In the listing below, find the line containing "Strike price: $94.00" and the line containing "- Time to expiry: 1 year". Repeat exactly those two lines and every line between them.

## Input

________________________________________

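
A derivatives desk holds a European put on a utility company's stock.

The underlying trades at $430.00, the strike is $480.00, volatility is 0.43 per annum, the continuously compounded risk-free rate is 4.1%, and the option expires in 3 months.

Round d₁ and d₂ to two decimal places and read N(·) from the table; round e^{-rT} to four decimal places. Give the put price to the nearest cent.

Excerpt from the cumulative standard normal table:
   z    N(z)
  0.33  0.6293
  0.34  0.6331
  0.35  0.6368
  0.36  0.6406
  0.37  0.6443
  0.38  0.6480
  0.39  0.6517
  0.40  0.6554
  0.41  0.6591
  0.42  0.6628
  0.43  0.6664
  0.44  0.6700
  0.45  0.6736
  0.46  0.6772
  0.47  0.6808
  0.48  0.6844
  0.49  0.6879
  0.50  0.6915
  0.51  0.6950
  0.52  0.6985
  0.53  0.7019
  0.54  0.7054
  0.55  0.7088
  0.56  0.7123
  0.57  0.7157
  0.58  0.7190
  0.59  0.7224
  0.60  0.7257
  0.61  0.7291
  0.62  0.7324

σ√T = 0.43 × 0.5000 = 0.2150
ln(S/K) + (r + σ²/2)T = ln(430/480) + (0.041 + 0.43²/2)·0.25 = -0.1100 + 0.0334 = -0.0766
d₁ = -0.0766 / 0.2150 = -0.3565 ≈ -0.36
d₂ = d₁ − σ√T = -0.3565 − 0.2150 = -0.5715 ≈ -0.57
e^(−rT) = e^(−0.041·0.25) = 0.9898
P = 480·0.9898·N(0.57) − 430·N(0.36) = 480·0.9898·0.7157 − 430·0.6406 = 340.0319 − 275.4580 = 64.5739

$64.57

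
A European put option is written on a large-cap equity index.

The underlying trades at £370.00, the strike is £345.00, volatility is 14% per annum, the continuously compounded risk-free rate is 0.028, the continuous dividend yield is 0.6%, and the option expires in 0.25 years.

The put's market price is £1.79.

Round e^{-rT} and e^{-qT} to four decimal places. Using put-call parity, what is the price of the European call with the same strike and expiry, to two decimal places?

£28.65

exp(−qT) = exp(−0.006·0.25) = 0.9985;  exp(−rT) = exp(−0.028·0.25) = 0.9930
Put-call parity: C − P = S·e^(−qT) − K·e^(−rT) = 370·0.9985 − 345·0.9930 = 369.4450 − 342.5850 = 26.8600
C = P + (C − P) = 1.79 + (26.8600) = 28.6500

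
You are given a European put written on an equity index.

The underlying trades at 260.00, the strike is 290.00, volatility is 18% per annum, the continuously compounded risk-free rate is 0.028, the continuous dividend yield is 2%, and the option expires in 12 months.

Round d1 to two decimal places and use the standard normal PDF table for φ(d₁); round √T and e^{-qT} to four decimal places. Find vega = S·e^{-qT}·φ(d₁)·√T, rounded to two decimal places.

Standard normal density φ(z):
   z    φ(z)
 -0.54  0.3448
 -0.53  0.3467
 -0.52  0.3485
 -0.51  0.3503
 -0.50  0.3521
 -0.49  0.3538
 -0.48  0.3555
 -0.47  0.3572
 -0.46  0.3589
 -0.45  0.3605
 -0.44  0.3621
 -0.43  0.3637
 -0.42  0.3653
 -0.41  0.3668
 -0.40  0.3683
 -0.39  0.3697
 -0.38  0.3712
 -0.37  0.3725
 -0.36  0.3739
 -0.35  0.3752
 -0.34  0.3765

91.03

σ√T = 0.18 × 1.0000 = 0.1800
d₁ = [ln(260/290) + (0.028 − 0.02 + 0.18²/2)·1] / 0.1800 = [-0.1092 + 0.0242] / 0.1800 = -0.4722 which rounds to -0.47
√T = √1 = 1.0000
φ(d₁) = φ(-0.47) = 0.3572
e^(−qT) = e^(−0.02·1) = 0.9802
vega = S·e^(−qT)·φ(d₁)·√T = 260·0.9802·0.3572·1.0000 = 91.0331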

________________________________________

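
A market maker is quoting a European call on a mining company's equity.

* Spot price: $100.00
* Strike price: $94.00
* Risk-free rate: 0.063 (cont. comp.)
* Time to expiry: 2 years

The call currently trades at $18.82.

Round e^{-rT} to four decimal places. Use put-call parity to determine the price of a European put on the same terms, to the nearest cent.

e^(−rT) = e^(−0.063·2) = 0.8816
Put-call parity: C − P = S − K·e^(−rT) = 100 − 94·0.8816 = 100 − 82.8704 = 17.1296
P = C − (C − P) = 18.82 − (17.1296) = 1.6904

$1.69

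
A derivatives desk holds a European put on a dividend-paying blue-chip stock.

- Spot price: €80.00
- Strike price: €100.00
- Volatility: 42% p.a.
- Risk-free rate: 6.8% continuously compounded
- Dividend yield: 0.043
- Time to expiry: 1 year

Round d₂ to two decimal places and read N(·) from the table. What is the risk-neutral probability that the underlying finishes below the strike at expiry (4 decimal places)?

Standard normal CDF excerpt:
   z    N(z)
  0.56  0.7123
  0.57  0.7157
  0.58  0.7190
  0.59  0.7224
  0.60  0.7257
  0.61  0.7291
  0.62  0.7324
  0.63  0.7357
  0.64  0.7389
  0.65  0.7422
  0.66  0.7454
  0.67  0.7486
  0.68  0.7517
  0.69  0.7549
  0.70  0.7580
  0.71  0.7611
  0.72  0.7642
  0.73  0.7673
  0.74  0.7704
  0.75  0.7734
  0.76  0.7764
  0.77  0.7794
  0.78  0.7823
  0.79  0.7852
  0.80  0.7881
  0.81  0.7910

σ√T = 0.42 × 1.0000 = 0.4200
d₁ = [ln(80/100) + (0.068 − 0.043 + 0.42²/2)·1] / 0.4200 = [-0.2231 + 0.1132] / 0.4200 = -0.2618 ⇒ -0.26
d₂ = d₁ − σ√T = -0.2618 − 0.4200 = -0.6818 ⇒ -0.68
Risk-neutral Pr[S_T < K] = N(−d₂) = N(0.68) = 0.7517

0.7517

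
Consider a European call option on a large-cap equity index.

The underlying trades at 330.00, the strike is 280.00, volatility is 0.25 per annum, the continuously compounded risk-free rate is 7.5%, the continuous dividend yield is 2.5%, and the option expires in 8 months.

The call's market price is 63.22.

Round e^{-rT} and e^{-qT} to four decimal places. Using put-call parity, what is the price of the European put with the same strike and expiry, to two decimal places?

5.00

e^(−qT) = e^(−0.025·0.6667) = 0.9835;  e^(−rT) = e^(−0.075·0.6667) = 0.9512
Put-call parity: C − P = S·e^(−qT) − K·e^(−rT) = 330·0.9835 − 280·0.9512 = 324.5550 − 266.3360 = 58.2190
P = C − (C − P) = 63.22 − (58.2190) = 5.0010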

________________________________________

## Task output
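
* Strike price: $94.00
* Risk-free rate: 0.063 (cont. comp.)
* Time to expiry: 2 years

The call currently trades at $18.82.

Round e^{-rT} to four decimal places. Use put-call parity to determine the price of a European put on the same terms, to the nearest cent.

e^(−rT) = e^(−0.063·2) = 0.8816
Put-call parity: C − P = S − K·e^(−rT) = 100 − 94·0.8816 = 100 − 82.8704 = 17.1296
P = C − (C − P) = 18.82 − (17.1296) = 1.6904

$1.69

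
A derivatives desk holds a European put on a dividend-paying blue-chip stock.

- Spot price: €80.00
- Strike price: €100.00
- Volatility: 42% p.a.
- Risk-free rate: 6.8% continuously compounded
- Dividend yield: 0.043
- Time to expiry: 1 year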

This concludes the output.